(Records from a data source)
..............................

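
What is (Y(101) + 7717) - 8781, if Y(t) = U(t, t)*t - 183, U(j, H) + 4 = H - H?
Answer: -1651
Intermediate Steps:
U(j, H) = -4 (U(j, H) = -4 + (H - H) = -4 + 0 = -4)
Y(t) = -183 - 4*t (Y(t) = -4*t - 183 = -183 - 4*t)
(Y(101) + 7717) - 8781 = ((-183 - 4*101) + 7717) - 8781 = ((-183 - 404) + 7717) - 8781 = (-587 + 7717) - 8781 = 7130 - 8781 = -1651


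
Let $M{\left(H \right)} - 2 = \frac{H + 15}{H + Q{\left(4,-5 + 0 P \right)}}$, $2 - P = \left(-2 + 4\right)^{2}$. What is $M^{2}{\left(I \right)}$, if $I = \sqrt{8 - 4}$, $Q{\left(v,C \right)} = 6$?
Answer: $\frac{1089}{64} \approx 17.016$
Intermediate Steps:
$P = -2$ ($P = 2 - \left(-2 + 4\right)^{2} = 2 - 2^{2} = 2 - 4 = -2$)
$I = 2$ ($I = \sqrt{4} = 2$)
$M{\left(H \right)} = 2 + \frac{15 + H}{6 + H}$ ($M{\left(H \right)} = 2 + \frac{H + 15}{H + 6} = 2 + \frac{15 + H}{6 + H}$)
$M^{2}{\left(I \right)} = \left(\frac{3 \left(9 + 2\right)}{6 + 2}\right)^{2} = \left(3 \cdot \frac{1}{8} \cdot 11\right)^{2} = \left(\frac{33}{8}\right)^{2} = \frac{1089}{64}$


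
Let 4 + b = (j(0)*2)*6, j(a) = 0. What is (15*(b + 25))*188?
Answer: 59220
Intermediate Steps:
b = -4 (b = -4 + (0*2)*6 = -4 + 0*6 = -4 + 0 = -4)
(15*(b + 25))*188 = (15*(-4 + 25))*188 = (15*21)*188 = 315*188 = 59220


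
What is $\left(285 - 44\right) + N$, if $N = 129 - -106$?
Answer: $476$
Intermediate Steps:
$N = 235$ ($N = 129 + 106 = 235$)
$\left(285 - 44\right) + N = \left(285 - 44\right) + 235 = 241 + 235 = 476$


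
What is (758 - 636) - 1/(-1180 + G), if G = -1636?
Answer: 343553/2816 ≈ 122.00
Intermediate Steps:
(758 - 636) - 1/(-1180 + G) = (758 - 636) - 1/(-1180 - 1636) = 122 - 1/(-2816) = 122 - 1*(-1/2816) = 122 + 1/2816 = 343553/2816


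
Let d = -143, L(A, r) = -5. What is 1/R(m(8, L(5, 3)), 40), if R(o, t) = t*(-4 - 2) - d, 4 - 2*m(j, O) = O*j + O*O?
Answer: -1/97 ≈ -0.010309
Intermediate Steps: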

..............................

- _Aim of the exercise_
Within the data above, filter for lines containing the word "Answer" and copy each one.

- _Solution_
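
Answer: -1651
Answer: $\frac{1089}{64} \approx 17.016$
Answer: 59220
Answer: $476$
Answer: 343553/2816 ≈ 122.00
Answer: -1/97 ≈ -0.010309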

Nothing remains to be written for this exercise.